* RECORDS SUPPLIED *
┌────────

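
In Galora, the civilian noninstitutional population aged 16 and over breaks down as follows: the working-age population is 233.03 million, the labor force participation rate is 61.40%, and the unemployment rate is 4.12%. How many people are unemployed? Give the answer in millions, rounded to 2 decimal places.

About 5.89 million are unemployed.

Labor force = 0.6140 × 233.03 = 143.08 million.
Unemployed = 0.0412 × 143.08 ≈ 5.89 million.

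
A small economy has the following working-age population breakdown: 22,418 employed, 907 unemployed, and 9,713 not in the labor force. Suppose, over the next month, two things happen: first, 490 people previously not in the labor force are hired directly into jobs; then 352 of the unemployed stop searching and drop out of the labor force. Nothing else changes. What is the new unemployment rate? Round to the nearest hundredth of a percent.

Initially, labor force = 22,418 + 907 = 23,325, so u = 907/23,325 = 3.89%.
After the first change, employed and labor force both rise by 490; unemployed unchanged → E = 22,908, U = 907, labor force = 23,815.
After the second change, unemployed and labor force both fall by 352 → E = 22,908, U = 555, labor force = 23,463.
New unemployment rate = 555 / 23,463 = 2.37%.

New unemployment rate ≈ 2.37%.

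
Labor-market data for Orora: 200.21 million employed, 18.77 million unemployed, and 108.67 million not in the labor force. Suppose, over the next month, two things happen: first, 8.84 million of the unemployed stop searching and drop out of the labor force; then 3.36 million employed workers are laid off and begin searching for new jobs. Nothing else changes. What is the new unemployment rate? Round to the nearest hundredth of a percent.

New unemployment rate ≈ 6.32%.

Initially, labor force = 200.21 + 18.77 = 218.98 million, so u = 18.77/218.98 = 8.57%.
After the first change, unemployed and labor force both fall by 8.84 → E = 200.21, U = 9.93, labor force = 210.14 million.
After the second change, employed falls and unemployed rises by 3.36; labor force unchanged → E = 196.85, U = 13.29, labor force = 210.14 million.
New unemployment rate = 13.29 / 210.14 = 6.32%.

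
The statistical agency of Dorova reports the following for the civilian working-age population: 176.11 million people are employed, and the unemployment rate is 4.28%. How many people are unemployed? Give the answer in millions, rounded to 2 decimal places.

About 7.87 million are unemployed.

Let U be the number unemployed. The labor force is E + U, and U/(E+U) = 0.0428.
So U = 0.0428 × 176.11 / (1 − 0.0428) = 7.5375 / 0.9572 ≈ 7.87 million.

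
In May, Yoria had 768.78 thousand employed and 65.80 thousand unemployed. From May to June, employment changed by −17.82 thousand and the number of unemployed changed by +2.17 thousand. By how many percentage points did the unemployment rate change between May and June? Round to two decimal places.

May: labor force = 768.78 + 65.80 = 834.58; u = 65.80/834.58 = 7.88%.
June: labor force = 750.96 + 67.97 = 818.93; u = 67.97/818.93 = 8.30%.
Change = 8.30% − 7.88% = +0.42 pp.

The unemployment rate changed by +0.42 percentage points.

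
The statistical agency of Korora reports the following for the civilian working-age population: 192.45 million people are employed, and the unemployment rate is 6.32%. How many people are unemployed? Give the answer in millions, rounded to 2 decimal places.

About 12.98 million are unemployed.

Let U be the number unemployed. The labor force is E + U, and U/(E+U) = 0.0632.
So U = 0.0632 × 192.45 / (1 − 0.0632) = 12.1628 / 0.9368 ≈ 12.98 million.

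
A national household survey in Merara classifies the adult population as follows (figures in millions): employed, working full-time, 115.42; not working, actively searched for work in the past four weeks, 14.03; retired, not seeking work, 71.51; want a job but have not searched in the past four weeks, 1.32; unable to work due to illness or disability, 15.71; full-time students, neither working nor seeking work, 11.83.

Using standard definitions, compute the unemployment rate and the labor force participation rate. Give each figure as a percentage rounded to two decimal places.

Unemployment rate ≈ 10.84%; labor force participation rate ≈ 56.33%.

Employed = 115.42 million.
Unemployed = 14.03 million.
Labor force = 115.42 + 14.03 = 129.45 million.
Not in labor force = 71.51 + 1.32 + 15.71 + 11.83 = 100.37 million (those not working and not actively searching are outside the labor force — including those who want a job but have given up searching).
Civilian working-age population = 129.45 + 100.37 = 229.82 million.
Unemployment rate = 14.03 / 129.45 = 10.84%.
Labor force participation rate = 129.45 / 229.82 = 56.33%.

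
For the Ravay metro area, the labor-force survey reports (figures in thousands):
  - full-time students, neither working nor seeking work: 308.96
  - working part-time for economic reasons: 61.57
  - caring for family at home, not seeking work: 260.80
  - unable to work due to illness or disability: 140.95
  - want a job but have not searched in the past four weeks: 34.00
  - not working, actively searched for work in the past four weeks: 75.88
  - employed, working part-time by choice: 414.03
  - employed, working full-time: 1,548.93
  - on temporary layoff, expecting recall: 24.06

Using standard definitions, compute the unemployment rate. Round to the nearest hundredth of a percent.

Employed = 61.57 + 414.03 + 1,548.93 = 2,024.53 thousand (anyone who worked, including part-time for economic reasons, counts as employed).
Unemployed = 75.88 + 24.06 = 99.94 thousand (jobless and actively searching, or on temporary layoff).
Labor force = 2,024.53 + 99.94 = 2,124.47 thousand.
Unemployment rate = 99.94 / 2,124.47 = 4.70%.

Unemployment rate ≈ 4.70%.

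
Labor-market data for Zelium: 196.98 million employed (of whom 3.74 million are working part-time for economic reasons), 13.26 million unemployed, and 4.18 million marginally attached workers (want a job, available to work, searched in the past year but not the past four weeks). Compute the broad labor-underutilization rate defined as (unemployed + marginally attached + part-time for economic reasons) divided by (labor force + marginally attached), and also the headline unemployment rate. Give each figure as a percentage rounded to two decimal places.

Labor force = 196.98 + 13.26 = 210.24 million.
Numerator = 13.26 + 4.18 + 3.74 = 21.18 million.
Denominator = 210.24 + 4.18 = 214.42 million.
Broad rate = 21.18 / 214.42 = 9.88%.
Headline unemployment rate = 13.26 / 210.24 = 6.31%.

Broad underutilization rate ≈ 9.88%; headline unemployment rate ≈ 6.31%.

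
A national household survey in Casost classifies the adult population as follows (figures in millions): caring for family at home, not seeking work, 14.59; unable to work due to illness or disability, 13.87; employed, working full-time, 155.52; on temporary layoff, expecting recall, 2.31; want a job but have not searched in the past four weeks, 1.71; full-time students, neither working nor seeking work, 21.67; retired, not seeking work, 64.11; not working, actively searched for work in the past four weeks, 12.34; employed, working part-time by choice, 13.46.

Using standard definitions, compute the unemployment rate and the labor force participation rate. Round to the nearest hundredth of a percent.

Employed = 155.52 + 13.46 = 168.98 million.
Unemployed = 2.31 + 12.34 = 14.65 million (jobless and actively searching, or on temporary layoff).
Labor force = 168.98 + 14.65 = 183.63 million.
Not in labor force = 14.59 + 13.87 + 1.71 + 21.67 + 64.11 = 115.95 million (those not working and not actively searching are outside the labor force — including those who want a job but have given up searching).
Civilian working-age population = 183.63 + 115.95 = 299.58 million.
Unemployment rate = 14.65 / 183.63 = 7.98%.
Labor force participation rate = 183.63 / 299.58 = 61.30%.

Unemployment rate ≈ 7.98%; labor force participation rate ≈ 61.30%.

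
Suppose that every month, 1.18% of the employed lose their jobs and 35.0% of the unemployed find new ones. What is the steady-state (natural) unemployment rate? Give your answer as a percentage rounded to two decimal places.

At steady state the flows balance: s·E = f·U, so U/(E+U) = s/(s+f).
u* = 1.18 / (1.18 + 35.0) = 1.18 / 36.18 = 3.26%.

Steady-state unemployment rate ≈ 3.26%.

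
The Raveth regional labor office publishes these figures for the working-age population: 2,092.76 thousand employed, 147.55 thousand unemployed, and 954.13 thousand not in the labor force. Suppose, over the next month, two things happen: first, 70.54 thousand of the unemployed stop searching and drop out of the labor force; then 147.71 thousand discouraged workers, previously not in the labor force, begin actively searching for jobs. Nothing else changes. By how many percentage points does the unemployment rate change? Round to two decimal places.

Initially, labor force = 2,092.76 + 147.55 = 2,240.31 thousand, so u = 147.55/2,240.31 = 6.59%.
After the first change, unemployed and labor force both fall by 70.54 → E = 2,092.76, U = 77.01, labor force = 2,169.77 thousand.
After the second change, unemployed and labor force both rise by 147.71 → E = 2,092.76, U = 224.72, labor force = 2,317.48 thousand.
New unemployment rate = 224.72 / 2,317.48 = 9.70%.
Change = 9.70% − 6.59% = +3.11 percentage points.

The unemployment rate changes by +3.11 percentage points.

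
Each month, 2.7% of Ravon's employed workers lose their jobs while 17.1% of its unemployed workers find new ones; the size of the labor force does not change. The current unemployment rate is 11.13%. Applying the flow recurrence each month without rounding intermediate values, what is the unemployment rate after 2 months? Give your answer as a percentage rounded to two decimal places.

With a fixed labor force, u_{t+1} = u_t + s·(1−u_t) − f·u_t = u_t·(1−s−f) + s.
Here 1−s−f = 0.802 and s = 0.027.
u_1 = 0.111300 × 0.802 + 0.027 = 0.116263.
u_2 = 0.116263 × 0.802 + 0.027 = 0.120243.

Unemployment rate after two months ≈ 12.02%.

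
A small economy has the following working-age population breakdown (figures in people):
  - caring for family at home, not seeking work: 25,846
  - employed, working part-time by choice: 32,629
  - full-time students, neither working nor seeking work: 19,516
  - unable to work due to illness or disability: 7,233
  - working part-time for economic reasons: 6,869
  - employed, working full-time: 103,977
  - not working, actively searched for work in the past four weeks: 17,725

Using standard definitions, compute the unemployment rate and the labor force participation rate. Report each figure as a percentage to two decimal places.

Employed = 32,629 + 6,869 + 103,977 = 143,475 (anyone who worked, including part-time for economic reasons, counts as employed).
Unemployed = 17,725.
Labor force = 143,475 + 17,725 = 161,200.
Not in labor force = 25,846 + 19,516 + 7,233 = 52,595 (those not working and not actively searching are outside the labor force).
Civilian working-age population = 161,200 + 52,595 = 213,795.
Unemployment rate = 17,725 / 161,200 = 11.00%.
Labor force participation rate = 161,200 / 213,795 = 75.40%.

Unemployment rate ≈ 11.00%; labor force participation rate ≈ 75.40%.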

└────────

* EXERCISE *
Could you reproduce exactly the lines of the entries above, from the one with "For the Ravay" through the one with "- on temporary", and nothing else?

* PROBLEM SOLUTION *
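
For the Ravay metro area, the labor-force survey reports (figures in thousands):
  - full-time students, neither working nor seeking work: 308.96
  - working part-time for economic reasons: 61.57
  - caring for family at home, not seeking work: 260.80
  - unable to work due to illness or disability: 140.95
  - want a job but have not searched in the past four weeks: 34.00
  - not working, actively searched for work in the past four weeks: 75.88
  - employed, working part-time by choice: 414.03
  - employed, working full-time: 1,548.93
  - on temporary layoff, expecting recall: 24.06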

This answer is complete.